EXERCISE DESCRIPTION:
Print the data that follows, exactly and completely.

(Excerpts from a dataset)
——————

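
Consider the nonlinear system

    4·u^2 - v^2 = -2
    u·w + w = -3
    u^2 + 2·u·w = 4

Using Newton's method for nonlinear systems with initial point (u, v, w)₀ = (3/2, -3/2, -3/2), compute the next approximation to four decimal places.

At (3/2, -3/2, -3/2): F = (8.7500, -0.7500, -6.2500).
Jacobian J = [[8·u, -2·v, 0], [w, 0, u + 1], [2·u + 2·w, 0, 2·u]].
At the point, J = [[12.0000, 3.0000, 0.0000], [-1.5000, 0.0000, 2.5000], [0.0000, 0.0000, 3.0000]] (det J = 13.5000).
Solving J·Δ = −F gives Δ = (2.9722, -14.8056, 2.0833).
Then the next iterate is (u, v, w)₁ = (4.4722, -16.3056, 0.5833).

(4.4722, -16.3056, 0.5833)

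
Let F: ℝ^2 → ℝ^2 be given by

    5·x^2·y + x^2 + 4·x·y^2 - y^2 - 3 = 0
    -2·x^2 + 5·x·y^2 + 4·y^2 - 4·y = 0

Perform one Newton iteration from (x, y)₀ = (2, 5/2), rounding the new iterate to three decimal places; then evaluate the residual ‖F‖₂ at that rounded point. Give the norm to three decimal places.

At (2, 5/2): F = (94.750, 69.500).
Jacobian J = [[10·x·y + 2·x + 4·y^2, 5·x^2 + 8·x·y - 2·y], [-4·x + 5·y^2, 10·x·y + 8·y - 4]].
At the point, J = [[79.000, 55.000], [23.250, 66.000]] (det J = 3935.250).
Solving J·Δ = −F gives Δ = (-0.618, -0.835).
Then the next iterate is (x, y)₁ = (1.382, 1.665).
Re-evaluating at (1.382, 1.665): F = (27.36268, 19.76513), so ‖F‖₂ = 33.755.

33.755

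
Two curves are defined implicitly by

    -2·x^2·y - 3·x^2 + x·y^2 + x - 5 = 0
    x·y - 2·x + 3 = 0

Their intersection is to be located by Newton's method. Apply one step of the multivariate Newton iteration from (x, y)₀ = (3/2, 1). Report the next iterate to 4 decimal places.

(0.6607, -0.5595)

At (3/2, 1): F = (-13.2500, 1.5000).
Jacobian J = [[-4·x·y - 6·x + y^2 + 1, -2·x^2 + 2·x·y], [y - 2, x]].
At the point, J = [[-13.0000, -1.5000], [-1.0000, 1.5000]] (det J = -21.0000).
Solving J·Δ = −F gives Δ = (-0.8393, -1.5595).
Then the next iterate is (x, y)₁ = (0.6607, -0.5595).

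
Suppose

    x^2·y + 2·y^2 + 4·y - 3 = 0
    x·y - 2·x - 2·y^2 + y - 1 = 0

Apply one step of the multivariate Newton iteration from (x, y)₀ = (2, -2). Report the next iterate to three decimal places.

At (2, -2): F = (-11.000, -19.000).
Jacobian J = [[2·x·y, x^2 + 4·y + 4], [y - 2, x - 4·y + 1]].
At the point, J = [[-8.000, 0.000], [-4.000, 11.000]] (det J = -88.000).
Solving J·Δ = −F gives Δ = (-1.375, 1.227).
Then the next iterate is (x, y)₁ = (0.625, -0.773).

(0.625, -0.773)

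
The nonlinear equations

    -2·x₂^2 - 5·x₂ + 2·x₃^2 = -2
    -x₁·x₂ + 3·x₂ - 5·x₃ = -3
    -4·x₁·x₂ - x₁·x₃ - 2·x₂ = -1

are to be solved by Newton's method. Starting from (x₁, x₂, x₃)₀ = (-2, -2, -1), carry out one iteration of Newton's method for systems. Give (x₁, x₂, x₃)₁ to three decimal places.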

——————

SOLUTION TO THE PROBLEM:
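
Consider the nonlinear system

    4·u^2 - v^2 = -2
    u·w + w = -3
    u^2 + 2·u·w = 4

Using Newton's method for nonlinear systems with initial point (u, v, w)₀ = (3/2, -3/2, -3/2), compute the next approximation to four decimal places.

At (3/2, -3/2, -3/2): F = (8.7500, -0.7500, -6.2500).
Jacobian J = [[8·u, -2·v, 0], [w, 0, u + 1], [2·u + 2·w, 0, 2·u]].
At the point, J = [[12.0000, 3.0000, 0.0000], [-1.5000, 0.0000, 2.5000], [0.0000, 0.0000, 3.0000]] (det J = 13.5000).
Solving J·Δ = −F gives Δ = (2.9722, -14.8056, 2.0833).
Then the next iterate is (u, v, w)₁ = (4.4722, -16.3056, 0.5833).

(4.4722, -16.3056, 0.5833)

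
Let F: ℝ^2 → ℝ^2 be given by

    5·x^2·y + x^2 + 4·x·y^2 - y^2 - 3 = 0
    -2·x^2 + 5·x·y^2 + 4·y^2 - 4·y = 0

Perform one Newton iteration from (x, y)₀ = (2, 5/2), rounding the new iterate to three decimal places; then evaluate the residual ‖F‖₂ at that rounded point. Give the norm to three decimal places.

At (2, 5/2): F = (94.750, 69.500).
Jacobian J = [[10·x·y + 2·x + 4·y^2, 5·x^2 + 8·x·y - 2·y], [-4·x + 5·y^2, 10·x·y + 8·y - 4]].
At the point, J = [[79.000, 55.000], [23.250, 66.000]] (det J = 3935.250).
Solving J·Δ = −F gives Δ = (-0.618, -0.835).
Then the next iterate is (x, y)₁ = (1.382, 1.665).
Re-evaluating at (1.382, 1.665): F = (27.36268, 19.76513), so ‖F‖₂ = 33.755.

33.755

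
Two curves are defined implicitly by

    -2·x^2·y - 3·x^2 + x·y^2 + x - 5 = 0
    x·y - 2·x + 3 = 0

Their intersection is to be located by Newton's method. Apply one step of the multivariate Newton iteration from (x, y)₀ = (3/2, 1). Report the next iterate to 4 decimal places.

(0.6607, -0.5595)

At (3/2, 1): F = (-13.2500, 1.5000).
Jacobian J = [[-4·x·y - 6·x + y^2 + 1, -2·x^2 + 2·x·y], [y - 2, x]].
At the point, J = [[-13.0000, -1.5000], [-1.0000, 1.5000]] (det J = -21.0000).
Solving J·Δ = −F gives Δ = (-0.8393, -1.5595).
Then the next iterate is (x, y)₁ = (0.6607, -0.5595).

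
Suppose

    x^2·y + 2·y^2 + 4·y - 3 = 0
    x·y - 2·x - 2·y^2 + y - 1 = 0

Apply one step of the multivariate Newton iteration from (x, y)₀ = (2, -2). Report the next iterate to three decimal places.

At (2, -2): F = (-11.000, -19.000).
Jacobian J = [[2·x·y, x^2 + 4·y + 4], [y - 2, x - 4·y + 1]].
At the point, J = [[-8.000, 0.000], [-4.000, 11.000]] (det J = -88.000).
Solving J·Δ = −F gives Δ = (-1.375, 1.227).
Then the next iterate is (x, y)₁ = (0.625, -0.773).

(0.625, -0.773)

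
The nonlinear equations

    -2·x₂^2 - 5·x₂ + 2·x₃^2 = -2
    -x₁·x₂ + 3·x₂ - 5·x₃ = -3
    -4·x₁·x₂ - x₁·x₃ - 2·x₂ = -1

are to be solved by Newton's method. Starting from (x₁, x₂, x₃)₀ = (-2, -2, -1), carry out one iteration of Newton's method for systems. Give (x₁, x₂, x₃)₁ to three decimal places.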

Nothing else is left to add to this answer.